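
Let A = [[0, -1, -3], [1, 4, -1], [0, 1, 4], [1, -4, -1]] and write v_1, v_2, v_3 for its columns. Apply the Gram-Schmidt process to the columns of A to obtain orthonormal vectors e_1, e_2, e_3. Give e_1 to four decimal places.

e_1 = (0.0000, 0.7071, 0.0000, 0.7071)

e_1 = v_1/‖v_1‖ = (0, 1, 0, 1)/1.4142 = (0.0000, 0.7071, 0.0000, 0.7071).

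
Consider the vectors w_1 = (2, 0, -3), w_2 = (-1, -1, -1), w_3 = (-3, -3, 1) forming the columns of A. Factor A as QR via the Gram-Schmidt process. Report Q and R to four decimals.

w_1 = (2, 0, -3); ‖w_1‖ = 3.6056, so e_1 = (0.5547, 0.0000, -0.8321).
e_1·w_2 = 0.5547·(-1) + 0.0000·(-1) + (-0.8321)·(-1) = 0.2774.
u_2 = w_2 − 0.2774·e_1 = (-1.1538, -1.0000, -0.7692).
‖u_2‖ = 1.7097, so e_2 = (-0.6749, -0.5849, -0.4499).
e_1·w_3 = 0.5547·(-3) + 0.0000·(-3) + (-0.8321)·1 = -2.4962; e_2·w_3 = (-0.6749)·(-3) + (-0.5849)·(-3) + (-0.4499)·1 = 3.3294.
u_3 = w_3 + 2.4962·e_1 − 3.3294·e_2 = (0.6316, -1.0526, 0.4211).
‖u_3‖ = 1.2978, so e_3 = (0.4867, -0.8111, 0.3244).

Q = [[0.5547, -0.6749, 0.4867], [0.0000, -0.5849, -0.8111], [-0.8321, -0.4499, 0.3244]], R = [[3.6056, 0.2774, -2.4962], [0.0000, 1.7097, 3.3294], [0.0000, 0.0000, 1.2978]]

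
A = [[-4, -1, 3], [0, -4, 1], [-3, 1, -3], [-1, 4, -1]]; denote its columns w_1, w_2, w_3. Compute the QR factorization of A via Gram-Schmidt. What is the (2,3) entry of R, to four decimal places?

r_{23} = -2.4531

w_1 = (-4, 0, -3, -1); ‖w_1‖ = 5.0990, so q_1 = (-0.7845, 0.0000, -0.5883, -0.1961).
q_1·w_2 = (-0.7845)·(-1) + 0.0000·(-4) + (-0.5883)·1 + (-0.1961)·4 = -0.5883.
u_2 = w_2 + 0.5883·q_1 = (-1.4615, -4.0000, 0.6538, 3.8846).
‖u_2‖ = 5.8012, so q_2 = (-0.2519, -0.6895, 0.1127, 0.6696).
r_{23} = q_2·w_3 = -2.4531.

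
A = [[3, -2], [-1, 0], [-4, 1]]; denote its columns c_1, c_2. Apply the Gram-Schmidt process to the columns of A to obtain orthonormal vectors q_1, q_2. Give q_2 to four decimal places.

q_2 = (-0.7877, -0.3581, -0.5013)

c_1 = (3, -1, -4); ‖c_1‖ = 5.0990, so q_1 = (0.5883, -0.1961, -0.7845).
q_1·c_2 = 0.5883·(-2) + (-0.1961)·0 + (-0.7845)·1 = -1.9612.
u_2 = c_2 + 1.9612·q_1 = (-0.8462, -0.3846, -0.5385).
‖u_2‖ = 1.0742, so q_2 = (-0.7877, -0.3581, -0.5013).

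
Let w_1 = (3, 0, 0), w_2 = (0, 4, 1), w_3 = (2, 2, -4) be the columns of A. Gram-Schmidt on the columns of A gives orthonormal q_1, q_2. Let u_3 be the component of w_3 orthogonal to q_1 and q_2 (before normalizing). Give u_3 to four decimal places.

w_1 = (3, 0, 0); ‖w_1‖ = 3.0000, so q_1 = (1.0000, 0.0000, 0.0000).
q_1·w_2 = 1.0000·0 + 0.0000·4 + 0.0000·1 = 0.0000.
u_2 = w_2 + 0.0000·q_1 = (0.0000, 4.0000, 1.0000).
‖u_2‖ = 4.1231, so q_2 = (0.0000, 0.9701, 0.2425).
q_1·w_3 = 1.0000·2 + 0.0000·2 + 0.0000·(-4) = 2.0000; q_2·w_3 = 0.0000·2 + 0.9701·2 + 0.2425·(-4) = 0.9701.
u_3 = w_3 − 2.0000·q_1 − 0.9701·q_2 = (0.0000, 1.0588, -4.2353).

u_3 = (0.0000, 1.0588, -4.2353)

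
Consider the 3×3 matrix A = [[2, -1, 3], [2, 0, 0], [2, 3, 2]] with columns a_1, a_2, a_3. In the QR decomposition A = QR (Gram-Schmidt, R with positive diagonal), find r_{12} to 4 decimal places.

a_1 = (2, 2, 2); ‖a_1‖ = 3.4641, so q_1 = (0.5774, 0.5774, 0.5774).
r_{12} = q_1·a_2 = 1.1547.

r_{12} = 1.1547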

What you should do:
All of the data above needs to be retyped exactly, with each line as it stands.

Task answer:
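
Let A = [[0, -1, -3], [1, 4, -1], [0, 1, 4], [1, -4, -1]] and write v_1, v_2, v_3 for its columns. Apply the Gram-Schmidt process to the columns of A to obtain orthonormal vectors e_1, e_2, e_3. Give e_1 to four decimal places.

e_1 = (0.0000, 0.7071, 0.0000, 0.7071)

e_1 = v_1/‖v_1‖ = (0, 1, 0, 1)/1.4142 = (0.0000, 0.7071, 0.0000, 0.7071).

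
Consider the vectors w_1 = (2, 0, -3), w_2 = (-1, -1, -1), w_3 = (-3, -3, 1) forming the columns of A. Factor A as QR via the Gram-Schmidt process. Report Q and R to four decimals.

w_1 = (2, 0, -3); ‖w_1‖ = 3.6056, so e_1 = (0.5547, 0.0000, -0.8321).
e_1·w_2 = 0.5547·(-1) + 0.0000·(-1) + (-0.8321)·(-1) = 0.2774.
u_2 = w_2 − 0.2774·e_1 = (-1.1538, -1.0000, -0.7692).
‖u_2‖ = 1.7097, so e_2 = (-0.6749, -0.5849, -0.4499).
e_1·w_3 = 0.5547·(-3) + 0.0000·(-3) + (-0.8321)·1 = -2.4962; e_2·w_3 = (-0.6749)·(-3) + (-0.5849)·(-3) + (-0.4499)·1 = 3.3294.
u_3 = w_3 + 2.4962·e_1 − 3.3294·e_2 = (0.6316, -1.0526, 0.4211).
‖u_3‖ = 1.2978, so e_3 = (0.4867, -0.8111, 0.3244).

Q = [[0.5547, -0.6749, 0.4867], [0.0000, -0.5849, -0.8111], [-0.8321, -0.4499, 0.3244]], R = [[3.6056, 0.2774, -2.4962], [0.0000, 1.7097, 3.3294], [0.0000, 0.0000, 1.2978]]

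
A = [[-4, -1, 3], [0, -4, 1], [-3, 1, -3], [-1, 4, -1]]; denote its columns w_1, w_2, w_3. Compute the QR factorization of A via Gram-Schmidt. What is the (2,3) entry of R, to four decimal places?

r_{23} = -2.4531

w_1 = (-4, 0, -3, -1); ‖w_1‖ = 5.0990, so q_1 = (-0.7845, 0.0000, -0.5883, -0.1961).
q_1·w_2 = (-0.7845)·(-1) + 0.0000·(-4) + (-0.5883)·1 + (-0.1961)·4 = -0.5883.
u_2 = w_2 + 0.5883·q_1 = (-1.4615, -4.0000, 0.6538, 3.8846).
‖u_2‖ = 5.8012, so q_2 = (-0.2519, -0.6895, 0.1127, 0.6696).
r_{23} = q_2·w_3 = -2.4531.

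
A = [[3, -2], [-1, 0], [-4, 1]]; denote its columns c_1, c_2. Apply the Gram-Schmidt process to the columns of A to obtain orthonormal vectors q_1, q_2. Give q_2 to four decimal places.

q_2 = (-0.7877, -0.3581, -0.5013)

c_1 = (3, -1, -4); ‖c_1‖ = 5.0990, so q_1 = (0.5883, -0.1961, -0.7845).
q_1·c_2 = 0.5883·(-2) + (-0.1961)·0 + (-0.7845)·1 = -1.9612.
u_2 = c_2 + 1.9612·q_1 = (-0.8462, -0.3846, -0.5385).
‖u_2‖ = 1.0742, so q_2 = (-0.7877, -0.3581, -0.5013).

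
Let w_1 = (3, 0, 0), w_2 = (0, 4, 1), w_3 = (2, 2, -4) be the columns of A. Gram-Schmidt on the columns of A gives orthonormal q_1, q_2. Let u_3 be the component of w_3 orthogonal to q_1 and q_2 (before normalizing). Give u_3 to four decimal places.

w_1 = (3, 0, 0); ‖w_1‖ = 3.0000, so q_1 = (1.0000, 0.0000, 0.0000).
q_1·w_2 = 1.0000·0 + 0.0000·4 + 0.0000·1 = 0.0000.
u_2 = w_2 + 0.0000·q_1 = (0.0000, 4.0000, 1.0000).
‖u_2‖ = 4.1231, so q_2 = (0.0000, 0.9701, 0.2425).
q_1·w_3 = 1.0000·2 + 0.0000·2 + 0.0000·(-4) = 2.0000; q_2·w_3 = 0.0000·2 + 0.9701·2 + 0.2425·(-4) = 0.9701.
u_3 = w_3 − 2.0000·q_1 − 0.9701·q_2 = (0.0000, 1.0588, -4.2353).

u_3 = (0.0000, 1.0588, -4.2353)

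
Consider the 3×3 matrix A = [[2, -1, 3], [2, 0, 0], [2, 3, 2]] with columns a_1, a_2, a_3. In the QR decomposition A = QR (Gram-Schmidt, R with positive diagonal), find r_{12} to 4 decimal places.

a_1 = (2, 2, 2); ‖a_1‖ = 3.4641, so q_1 = (0.5774, 0.5774, 0.5774).
r_{12} = q_1·a_2 = 1.1547.

r_{12} = 1.1547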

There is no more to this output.